**Source records**
++++++++++++++++++++
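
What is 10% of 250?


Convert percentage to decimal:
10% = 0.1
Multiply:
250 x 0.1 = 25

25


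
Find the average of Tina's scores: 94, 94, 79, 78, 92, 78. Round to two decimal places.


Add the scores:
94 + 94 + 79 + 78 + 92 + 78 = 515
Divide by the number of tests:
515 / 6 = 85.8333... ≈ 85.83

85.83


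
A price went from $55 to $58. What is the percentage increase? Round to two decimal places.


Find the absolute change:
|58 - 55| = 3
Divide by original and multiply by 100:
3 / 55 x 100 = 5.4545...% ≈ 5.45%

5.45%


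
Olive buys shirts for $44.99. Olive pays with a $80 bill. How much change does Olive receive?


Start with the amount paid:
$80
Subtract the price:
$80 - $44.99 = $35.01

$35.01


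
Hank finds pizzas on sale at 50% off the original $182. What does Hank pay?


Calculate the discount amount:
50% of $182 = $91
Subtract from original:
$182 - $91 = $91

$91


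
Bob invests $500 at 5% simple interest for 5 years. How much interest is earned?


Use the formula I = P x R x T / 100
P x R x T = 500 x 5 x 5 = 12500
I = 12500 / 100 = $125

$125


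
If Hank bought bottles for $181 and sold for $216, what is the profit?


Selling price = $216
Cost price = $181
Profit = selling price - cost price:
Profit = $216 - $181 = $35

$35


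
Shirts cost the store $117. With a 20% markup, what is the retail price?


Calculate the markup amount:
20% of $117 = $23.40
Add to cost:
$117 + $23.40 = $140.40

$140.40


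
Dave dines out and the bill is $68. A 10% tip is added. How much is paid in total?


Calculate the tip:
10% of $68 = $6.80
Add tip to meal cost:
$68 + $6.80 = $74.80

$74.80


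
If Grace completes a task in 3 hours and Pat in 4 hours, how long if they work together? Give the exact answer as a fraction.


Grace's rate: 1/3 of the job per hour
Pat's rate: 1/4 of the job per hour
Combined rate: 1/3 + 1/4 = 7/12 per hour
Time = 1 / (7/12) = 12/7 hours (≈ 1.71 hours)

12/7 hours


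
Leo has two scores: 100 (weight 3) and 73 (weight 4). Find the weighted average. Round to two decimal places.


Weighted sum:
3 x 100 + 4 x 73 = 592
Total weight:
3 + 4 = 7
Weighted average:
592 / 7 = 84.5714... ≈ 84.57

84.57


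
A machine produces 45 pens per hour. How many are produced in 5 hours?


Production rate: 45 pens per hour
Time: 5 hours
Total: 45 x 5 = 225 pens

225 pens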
++++++++++++++++++++
**Directions for this task**
Each line from the one containing "Leo has two" through the final line of the records must be repeated exactly, with no line added or dropped.

**Response**
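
Leo has two scores: 100 (weight 3) and 73 (weight 4). Find the weighted average. Round to two decimal places.


Weighted sum:
3 x 100 + 4 x 73 = 592
Total weight:
3 + 4 = 7
Weighted average:
592 / 7 = 84.5714... ≈ 84.57

84.57


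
A machine produces 45 pens per hour. How many are produced in 5 hours?


Production rate: 45 pens per hour
Time: 5 hours
Total: 45 x 5 = 225 pens

225 pens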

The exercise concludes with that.